Provided material:
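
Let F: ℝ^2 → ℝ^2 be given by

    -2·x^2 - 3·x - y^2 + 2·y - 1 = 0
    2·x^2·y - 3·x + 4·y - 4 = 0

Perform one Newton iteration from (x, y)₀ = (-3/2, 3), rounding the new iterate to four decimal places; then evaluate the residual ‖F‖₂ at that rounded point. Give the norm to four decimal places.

9.4794

At (-3/2, 3): F = (-4.0000, 26.0000).
Jacobian J = [[-4·x - 3, -2·y + 2], [4·x·y - 3, 2·x^2 + 4]].
At the point, J = [[3.0000, -4.0000], [-21.0000, 8.5000]] (det J = -58.5000).
Solving J·Δ = −F gives Δ = (1.1966, -0.1026).
Then the next iterate is (x, y)₁ = (-0.3034, 2.8974).
Re-evaluating at (-0.3034, 2.8974): F = (-2.874030, 9.033220), so ‖F‖₂ = 9.4794.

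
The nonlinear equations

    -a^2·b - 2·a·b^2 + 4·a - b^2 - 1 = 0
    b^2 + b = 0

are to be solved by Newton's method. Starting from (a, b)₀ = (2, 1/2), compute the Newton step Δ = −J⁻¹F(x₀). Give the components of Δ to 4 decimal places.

At (2, 1/2): F = (3.7500, 0.7500).
Jacobian J = [[-2·a·b - 2·b^2 + 4, -a^2 - 4·a·b - 2·b], [0, 2·b + 1]].
At the point, J = [[1.5000, -9.0000], [0.0000, 2.0000]] (det J = 3.0000).
Solving J·Δ = −F gives Δ = (-4.7500, -0.3750).

(-4.7500, -0.3750)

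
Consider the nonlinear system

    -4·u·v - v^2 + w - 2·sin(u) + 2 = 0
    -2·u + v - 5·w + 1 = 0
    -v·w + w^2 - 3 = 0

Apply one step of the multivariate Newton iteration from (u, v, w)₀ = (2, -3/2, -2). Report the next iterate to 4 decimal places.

(2.6404, 1.2397, -0.6082)

At (2, -3/2, -2): F = (7.931405, 5.5000, -2.0000).
Jacobian J = [[-4·v - 2·cos(u), -4·u - 2·v, 1], [-2, 1, -5], [0, -w, -v + 2·w]].
At the point, J = [[6.832294, -5.0000, 1.0000], [-2.0000, 1.0000, -5.0000], [0.0000, 2.0000, -2.5000]] (det J = 72.242203).
Solving J·Δ = −F gives Δ = (0.6404, 2.7397, 1.3918).
Then the next iterate is (u, v, w)₁ = (2.6404, 1.2397, -0.6082).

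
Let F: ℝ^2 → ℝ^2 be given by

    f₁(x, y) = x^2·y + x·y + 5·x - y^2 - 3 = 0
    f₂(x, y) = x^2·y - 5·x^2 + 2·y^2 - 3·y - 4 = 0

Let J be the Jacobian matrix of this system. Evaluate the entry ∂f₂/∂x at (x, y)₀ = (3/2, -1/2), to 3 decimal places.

-16.500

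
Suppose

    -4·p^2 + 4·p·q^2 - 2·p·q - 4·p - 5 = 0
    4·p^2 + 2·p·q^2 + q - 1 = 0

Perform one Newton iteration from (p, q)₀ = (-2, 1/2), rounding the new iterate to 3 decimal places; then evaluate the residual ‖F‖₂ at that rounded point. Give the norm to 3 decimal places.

5.763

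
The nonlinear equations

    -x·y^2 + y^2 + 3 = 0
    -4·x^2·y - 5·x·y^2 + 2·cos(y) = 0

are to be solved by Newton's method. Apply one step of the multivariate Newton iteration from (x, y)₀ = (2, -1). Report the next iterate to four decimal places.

At (2, -1): F = (2.0000, 7.080605).
Jacobian J = [[-y^2, -2·x·y + 2·y], [-8·x·y - 5·y^2, -4·x^2 - 10·x·y - 2·sin(y)]].
At the point, J = [[-1.0000, 2.0000], [11.0000, 5.682942]] (det J = -27.682942).
Solving J·Δ = −F gives Δ = (-0.1010, -1.0505).
Then the next iterate is (x, y)₁ = (1.8990, -2.0505).

(1.8990, -2.0505)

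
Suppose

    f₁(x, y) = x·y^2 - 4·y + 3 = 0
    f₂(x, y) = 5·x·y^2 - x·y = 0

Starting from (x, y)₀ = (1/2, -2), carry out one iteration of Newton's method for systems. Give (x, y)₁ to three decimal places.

At (1/2, -2): F = (13.000, 11.000).
Jacobian J = [[y^2, 2·x·y - 4], [5·y^2 - y, 10·x·y - x]].
At the point, J = [[4.000, -6.000], [22.000, -10.500]] (det J = 90.000).
Solving J·Δ = −F gives Δ = (0.783, 2.689).
Then the next iterate is (x, y)₁ = (1.283, 0.689).

(1.283, 0.689)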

What to produce: What is needed here is an exact copy of every record.

Exercise result:
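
Let F: ℝ^2 → ℝ^2 be given by

    -2·x^2 - 3·x - y^2 + 2·y - 1 = 0
    2·x^2·y - 3·x + 4·y - 4 = 0

Perform one Newton iteration from (x, y)₀ = (-3/2, 3), rounding the new iterate to four decimal places; then evaluate the residual ‖F‖₂ at that rounded point. Give the norm to four decimal places.

9.4794

At (-3/2, 3): F = (-4.0000, 26.0000).
Jacobian J = [[-4·x - 3, -2·y + 2], [4·x·y - 3, 2·x^2 + 4]].
At the point, J = [[3.0000, -4.0000], [-21.0000, 8.5000]] (det J = -58.5000).
Solving J·Δ = −F gives Δ = (1.1966, -0.1026).
Then the next iterate is (x, y)₁ = (-0.3034, 2.8974).
Re-evaluating at (-0.3034, 2.8974): F = (-2.874030, 9.033220), so ‖F‖₂ = 9.4794.

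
The nonlinear equations

    -a^2·b - 2·a·b^2 + 4·a - b^2 - 1 = 0
    b^2 + b = 0

are to be solved by Newton's method. Starting from (a, b)₀ = (2, 1/2), compute the Newton step Δ = −J⁻¹F(x₀). Give the components of Δ to 4 decimal places.

At (2, 1/2): F = (3.7500, 0.7500).
Jacobian J = [[-2·a·b - 2·b^2 + 4, -a^2 - 4·a·b - 2·b], [0, 2·b + 1]].
At the point, J = [[1.5000, -9.0000], [0.0000, 2.0000]] (det J = 3.0000).
Solving J·Δ = −F gives Δ = (-4.7500, -0.3750).

(-4.7500, -0.3750)

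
Consider the nonlinear system

    -4·u·v - v^2 + w - 2·sin(u) + 2 = 0
    -2·u + v - 5·w + 1 = 0
    -v·w + w^2 - 3 = 0

Apply one step of the multivariate Newton iteration from (u, v, w)₀ = (2, -3/2, -2). Report the next iterate to 4 decimal places.

(2.6404, 1.2397, -0.6082)

At (2, -3/2, -2): F = (7.931405, 5.5000, -2.0000).
Jacobian J = [[-4·v - 2·cos(u), -4·u - 2·v, 1], [-2, 1, -5], [0, -w, -v + 2·w]].
At the point, J = [[6.832294, -5.0000, 1.0000], [-2.0000, 1.0000, -5.0000], [0.0000, 2.0000, -2.5000]] (det J = 72.242203).
Solving J·Δ = −F gives Δ = (0.6404, 2.7397, 1.3918).
Then the next iterate is (u, v, w)₁ = (2.6404, 1.2397, -0.6082).

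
Let F: ℝ^2 → ℝ^2 be given by

    f₁(x, y) = x^2·y + x·y + 5·x - y^2 - 3 = 0
    f₂(x, y) = x^2·y - 5·x^2 + 2·y^2 - 3·y - 4 = 0

Let J be the Jacobian matrix of this system. Evaluate the entry ∂f₂/∂x at (x, y)₀ = (3/2, -1/2), to 3 decimal places.

-16.500

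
Suppose

    -4·p^2 + 4·p·q^2 - 2·p·q - 4·p - 5 = 0
    4·p^2 + 2·p·q^2 + q - 1 = 0

Perform one Newton iteration from (p, q)₀ = (-2, 1/2), rounding the new iterate to 3 decimal places; then evaluate the residual ‖F‖₂ at that rounded point. Give the norm to 3 decimal places.

5.763

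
The nonlinear equations

    -x·y^2 + y^2 + 3 = 0
    -4·x^2·y - 5·x·y^2 + 2·cos(y) = 0

are to be solved by Newton's method. Apply one step of the multivariate Newton iteration from (x, y)₀ = (2, -1). Report the next iterate to four decimal places.

At (2, -1): F = (2.0000, 7.080605).
Jacobian J = [[-y^2, -2·x·y + 2·y], [-8·x·y - 5·y^2, -4·x^2 - 10·x·y - 2·sin(y)]].
At the point, J = [[-1.0000, 2.0000], [11.0000, 5.682942]] (det J = -27.682942).
Solving J·Δ = −F gives Δ = (-0.1010, -1.0505).
Then the next iterate is (x, y)₁ = (1.8990, -2.0505).

(1.8990, -2.0505)

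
Suppose

    f₁(x, y) = x·y^2 - 4·y + 3 = 0
    f₂(x, y) = 5·x·y^2 - x·y = 0

Starting from (x, y)₀ = (1/2, -2), carry out one iteration of Newton's method for systems. Give (x, y)₁ to three decimal places.

At (1/2, -2): F = (13.000, 11.000).
Jacobian J = [[y^2, 2·x·y - 4], [5·y^2 - y, 10·x·y - x]].
At the point, J = [[4.000, -6.000], [22.000, -10.500]] (det J = 90.000).
Solving J·Δ = −F gives Δ = (0.783, 2.689).
Then the next iterate is (x, y)₁ = (1.283, 0.689).

(1.283, 0.689)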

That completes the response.